* **TASK REQUIREMENTS**
Could you reproduce, word for word, everything below from the line containing "The 2020 census" down to the line containing "Initial population — 0–14: 4600;", with both of those lines included and no others?
RECORDS SHOWN START
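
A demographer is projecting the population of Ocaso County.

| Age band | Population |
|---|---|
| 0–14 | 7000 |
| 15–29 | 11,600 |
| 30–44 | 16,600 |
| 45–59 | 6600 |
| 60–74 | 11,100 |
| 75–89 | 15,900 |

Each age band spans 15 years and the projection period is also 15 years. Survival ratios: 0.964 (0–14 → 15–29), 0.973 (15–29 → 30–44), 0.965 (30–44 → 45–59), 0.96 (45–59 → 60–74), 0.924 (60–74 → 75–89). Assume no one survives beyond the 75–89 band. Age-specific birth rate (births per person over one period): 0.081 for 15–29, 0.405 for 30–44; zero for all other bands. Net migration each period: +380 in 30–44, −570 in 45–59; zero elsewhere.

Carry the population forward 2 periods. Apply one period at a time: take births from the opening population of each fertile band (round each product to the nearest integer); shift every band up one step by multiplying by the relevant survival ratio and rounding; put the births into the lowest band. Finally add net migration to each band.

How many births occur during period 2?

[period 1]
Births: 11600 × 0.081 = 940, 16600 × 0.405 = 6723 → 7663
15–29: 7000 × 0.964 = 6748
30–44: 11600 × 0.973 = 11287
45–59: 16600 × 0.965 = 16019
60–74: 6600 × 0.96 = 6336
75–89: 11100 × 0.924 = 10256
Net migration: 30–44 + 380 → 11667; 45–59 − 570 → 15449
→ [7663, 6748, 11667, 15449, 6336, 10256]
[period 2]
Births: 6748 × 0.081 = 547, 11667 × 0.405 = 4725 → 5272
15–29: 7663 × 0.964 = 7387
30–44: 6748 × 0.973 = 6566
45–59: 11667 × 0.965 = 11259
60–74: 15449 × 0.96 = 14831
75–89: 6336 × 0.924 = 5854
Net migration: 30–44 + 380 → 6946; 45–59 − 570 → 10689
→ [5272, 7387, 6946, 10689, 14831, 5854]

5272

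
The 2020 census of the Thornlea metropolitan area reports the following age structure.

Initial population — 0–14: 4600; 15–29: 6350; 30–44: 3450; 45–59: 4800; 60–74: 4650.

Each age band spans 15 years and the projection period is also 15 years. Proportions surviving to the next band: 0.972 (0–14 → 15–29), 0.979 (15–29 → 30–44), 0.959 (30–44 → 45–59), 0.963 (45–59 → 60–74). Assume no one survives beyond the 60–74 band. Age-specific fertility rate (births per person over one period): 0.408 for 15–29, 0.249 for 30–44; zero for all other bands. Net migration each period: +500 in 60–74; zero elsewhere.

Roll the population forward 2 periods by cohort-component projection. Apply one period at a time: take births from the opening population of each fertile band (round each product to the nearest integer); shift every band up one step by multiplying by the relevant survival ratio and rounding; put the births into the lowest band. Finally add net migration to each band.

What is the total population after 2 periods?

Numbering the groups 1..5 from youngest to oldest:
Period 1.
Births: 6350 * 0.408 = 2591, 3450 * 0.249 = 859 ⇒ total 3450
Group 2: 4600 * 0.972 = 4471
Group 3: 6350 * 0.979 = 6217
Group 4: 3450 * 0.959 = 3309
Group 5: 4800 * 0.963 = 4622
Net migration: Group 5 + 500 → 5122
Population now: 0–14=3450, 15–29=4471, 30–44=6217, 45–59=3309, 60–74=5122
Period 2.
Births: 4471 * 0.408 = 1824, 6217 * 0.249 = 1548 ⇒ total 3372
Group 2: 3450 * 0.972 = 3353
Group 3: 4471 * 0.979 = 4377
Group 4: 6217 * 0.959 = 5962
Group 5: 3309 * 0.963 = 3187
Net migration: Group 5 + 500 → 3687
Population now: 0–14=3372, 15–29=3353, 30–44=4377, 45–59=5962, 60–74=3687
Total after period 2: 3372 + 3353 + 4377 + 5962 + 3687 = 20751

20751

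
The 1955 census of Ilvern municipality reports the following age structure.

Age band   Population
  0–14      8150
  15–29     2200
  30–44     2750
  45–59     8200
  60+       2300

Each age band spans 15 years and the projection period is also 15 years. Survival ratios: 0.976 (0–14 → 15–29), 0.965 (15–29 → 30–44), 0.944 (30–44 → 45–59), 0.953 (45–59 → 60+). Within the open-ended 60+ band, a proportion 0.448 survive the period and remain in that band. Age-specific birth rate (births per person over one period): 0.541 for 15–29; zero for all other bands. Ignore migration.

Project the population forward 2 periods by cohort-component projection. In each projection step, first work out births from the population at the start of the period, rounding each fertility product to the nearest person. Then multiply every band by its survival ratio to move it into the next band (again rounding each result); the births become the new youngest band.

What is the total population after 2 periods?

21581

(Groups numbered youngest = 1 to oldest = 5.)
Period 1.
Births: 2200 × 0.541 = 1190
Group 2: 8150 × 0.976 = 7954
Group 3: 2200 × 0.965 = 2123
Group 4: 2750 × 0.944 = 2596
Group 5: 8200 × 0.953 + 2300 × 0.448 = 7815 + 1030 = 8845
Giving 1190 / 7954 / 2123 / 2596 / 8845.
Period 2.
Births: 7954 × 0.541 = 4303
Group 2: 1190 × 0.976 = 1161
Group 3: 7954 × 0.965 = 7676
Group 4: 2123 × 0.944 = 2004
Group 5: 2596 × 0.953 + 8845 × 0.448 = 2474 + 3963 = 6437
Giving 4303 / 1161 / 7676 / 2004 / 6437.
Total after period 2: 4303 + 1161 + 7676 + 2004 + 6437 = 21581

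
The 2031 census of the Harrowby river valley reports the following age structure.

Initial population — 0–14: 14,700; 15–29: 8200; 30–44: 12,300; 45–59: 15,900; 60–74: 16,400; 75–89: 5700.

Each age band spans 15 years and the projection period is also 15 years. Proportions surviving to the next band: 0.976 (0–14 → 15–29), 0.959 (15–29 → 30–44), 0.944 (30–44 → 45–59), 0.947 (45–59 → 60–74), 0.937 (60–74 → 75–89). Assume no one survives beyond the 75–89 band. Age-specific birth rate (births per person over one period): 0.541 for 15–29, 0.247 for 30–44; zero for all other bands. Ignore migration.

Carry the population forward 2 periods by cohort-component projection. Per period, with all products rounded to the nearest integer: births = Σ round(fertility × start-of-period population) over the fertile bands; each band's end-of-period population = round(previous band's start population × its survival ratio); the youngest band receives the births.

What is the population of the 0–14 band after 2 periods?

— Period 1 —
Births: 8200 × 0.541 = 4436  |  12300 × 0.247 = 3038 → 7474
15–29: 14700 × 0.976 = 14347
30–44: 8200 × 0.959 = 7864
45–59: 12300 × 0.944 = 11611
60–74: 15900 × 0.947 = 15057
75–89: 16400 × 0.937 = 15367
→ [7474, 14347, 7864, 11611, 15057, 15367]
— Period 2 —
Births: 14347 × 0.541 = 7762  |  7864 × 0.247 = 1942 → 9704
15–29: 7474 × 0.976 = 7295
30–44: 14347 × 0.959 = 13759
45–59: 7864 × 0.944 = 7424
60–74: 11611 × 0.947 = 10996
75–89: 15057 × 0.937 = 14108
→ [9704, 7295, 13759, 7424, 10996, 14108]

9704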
RECORDS SHOWN END
* **YOUR SOLUTION**
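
The 2020 census of the Thornlea metropolitan area reports the following age structure.

Initial population — 0–14: 4600; 15–29: 6350; 30–44: 3450; 45–59: 4800; 60–74: 4650.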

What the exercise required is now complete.